• **WHAT YOU HAVE TO DO**
Please write out each entry below exactly as it appears.

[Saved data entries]
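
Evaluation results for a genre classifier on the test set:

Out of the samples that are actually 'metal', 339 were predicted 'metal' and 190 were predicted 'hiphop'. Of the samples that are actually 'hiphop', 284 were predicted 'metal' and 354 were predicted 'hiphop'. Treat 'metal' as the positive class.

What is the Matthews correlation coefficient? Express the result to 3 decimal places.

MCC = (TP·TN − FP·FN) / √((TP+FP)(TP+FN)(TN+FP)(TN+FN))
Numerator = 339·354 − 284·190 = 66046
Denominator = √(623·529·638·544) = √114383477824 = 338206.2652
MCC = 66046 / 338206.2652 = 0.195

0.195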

• **OUTPUT**
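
Evaluation results for a genre classifier on the test set:

Out of the samples that are actually 'metal', 339 were predicted 'metal' and 190 were predicted 'hiphop'. Of the samples that are actually 'hiphop', 284 were predicted 'metal' and 354 were predicted 'hiphop'. Treat 'metal' as the positive class.

What is the Matthews correlation coefficient? Express the result to 3 decimal places.

MCC = (TP·TN − FP·FN) / √((TP+FP)(TP+FN)(TN+FP)(TN+FN))
Numerator = 339·354 − 284·190 = 66046
Denominator = √(623·529·638·544) = √114383477824 = 338206.2652
MCC = 66046 / 338206.2652 = 0.195

0.195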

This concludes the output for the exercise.